### WHAT TO WORK ON
The whole listing is to be repeated exactly. Add nothing.

⁂

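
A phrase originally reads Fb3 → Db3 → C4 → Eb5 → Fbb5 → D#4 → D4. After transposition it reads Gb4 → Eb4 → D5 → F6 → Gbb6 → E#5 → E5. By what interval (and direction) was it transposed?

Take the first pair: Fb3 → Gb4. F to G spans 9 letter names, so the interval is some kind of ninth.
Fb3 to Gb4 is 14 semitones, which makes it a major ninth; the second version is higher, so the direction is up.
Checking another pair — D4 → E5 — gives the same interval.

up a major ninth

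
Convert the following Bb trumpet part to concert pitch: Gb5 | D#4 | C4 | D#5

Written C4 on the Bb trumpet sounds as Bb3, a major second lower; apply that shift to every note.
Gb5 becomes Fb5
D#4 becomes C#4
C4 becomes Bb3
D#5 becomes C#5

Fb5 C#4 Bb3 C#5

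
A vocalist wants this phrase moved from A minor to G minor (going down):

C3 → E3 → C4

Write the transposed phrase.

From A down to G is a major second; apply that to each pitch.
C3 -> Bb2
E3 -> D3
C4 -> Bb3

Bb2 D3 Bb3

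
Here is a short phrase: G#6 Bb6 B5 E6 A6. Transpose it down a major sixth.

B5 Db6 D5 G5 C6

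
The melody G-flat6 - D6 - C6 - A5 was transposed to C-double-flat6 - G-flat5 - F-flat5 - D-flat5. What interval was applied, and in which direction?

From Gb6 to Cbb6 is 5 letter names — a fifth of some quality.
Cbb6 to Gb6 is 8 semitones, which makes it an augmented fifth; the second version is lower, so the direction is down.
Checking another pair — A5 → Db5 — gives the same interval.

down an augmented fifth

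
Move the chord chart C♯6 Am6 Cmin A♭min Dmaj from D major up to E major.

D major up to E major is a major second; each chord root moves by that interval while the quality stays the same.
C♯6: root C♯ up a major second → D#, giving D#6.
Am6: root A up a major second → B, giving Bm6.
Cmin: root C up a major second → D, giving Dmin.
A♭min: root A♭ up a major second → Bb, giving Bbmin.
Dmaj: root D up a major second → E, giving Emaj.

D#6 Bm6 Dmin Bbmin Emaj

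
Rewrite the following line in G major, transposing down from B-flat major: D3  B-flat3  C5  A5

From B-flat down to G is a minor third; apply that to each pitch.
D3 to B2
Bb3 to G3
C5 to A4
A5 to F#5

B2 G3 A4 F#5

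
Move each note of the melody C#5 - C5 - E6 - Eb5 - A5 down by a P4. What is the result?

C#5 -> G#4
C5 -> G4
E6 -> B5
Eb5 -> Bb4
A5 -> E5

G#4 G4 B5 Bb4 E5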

⁂

### WRITTEN ANSWER
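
A phrase originally reads Fb3 → Db3 → C4 → Eb5 → Fbb5 → D#4 → D4. After transposition it reads Gb4 → Eb4 → D5 → F6 → Gbb6 → E#5 → E5. By what interval (and direction) was it transposed?

Take the first pair: Fb3 → Gb4. F to G spans 9 letter names, so the interval is some kind of ninth.
Fb3 to Gb4 is 14 semitones, which makes it a major ninth; the second version is higher, so the direction is up.
Checking another pair — D4 → E5 — gives the same interval.

up a major ninth

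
Convert the following Bb trumpet part to concert pitch: Gb5 | D#4 | C4 | D#5

Written C4 on the Bb trumpet sounds as Bb3, a major second lower; apply that shift to every note.
Gb5 becomes Fb5
D#4 becomes C#4
C4 becomes Bb3
D#5 becomes C#5

Fb5 C#4 Bb3 C#5

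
A vocalist wants this phrase moved from A minor to G minor (going down):

C3 → E3 → C4

Write the transposed phrase.

From A down to G is a major second; apply that to each pitch.
C3 -> Bb2
E3 -> D3
C4 -> Bb3

Bb2 D3 Bb3

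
Here is a short phrase: G#6 Bb6 B5 E6 A6. Transpose it down a major sixth.

B5 Db6 D5 G5 C6

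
The melody G-flat6 - D6 - C6 - A5 was transposed to C-double-flat6 - G-flat5 - F-flat5 - D-flat5. What interval was applied, and in which direction?

From Gb6 to Cbb6 is 5 letter names — a fifth of some quality.
Cbb6 to Gb6 is 8 semitones, which makes it an augmented fifth; the second version is lower, so the direction is down.
Checking another pair — A5 → Db5 — gives the same interval.

down an augmented fifth

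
Move the chord chart C♯6 Am6 Cmin A♭min Dmaj from D major up to E major.

D major up to E major is a major second; each chord root moves by that interval while the quality stays the same.
C♯6: root C♯ up a major second → D#, giving D#6.
Am6: root A up a major second → B, giving Bm6.
Cmin: root C up a major second → D, giving Dmin.
A♭min: root A♭ up a major second → Bb, giving Bbmin.
Dmaj: root D up a major second → E, giving Emaj.

D#6 Bm6 Dmin Bbmin Emaj

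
Rewrite the following line in G major, transposing down from B-flat major: D3  B-flat3  C5  A5

From B-flat down to G is a minor third; apply that to each pitch.
D3 to B2
Bb3 to G3
C5 to A4
A5 to F#5

B2 G3 A4 F#5

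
Move each note of the melody C#5 - C5 - E6 - Eb5 - A5 down by a P4. What is the result?

C#5 -> G#4
C5 -> G4
E6 -> B5
Eb5 -> Bb4
A5 -> E5

G#4 G4 B5 Bb4 E5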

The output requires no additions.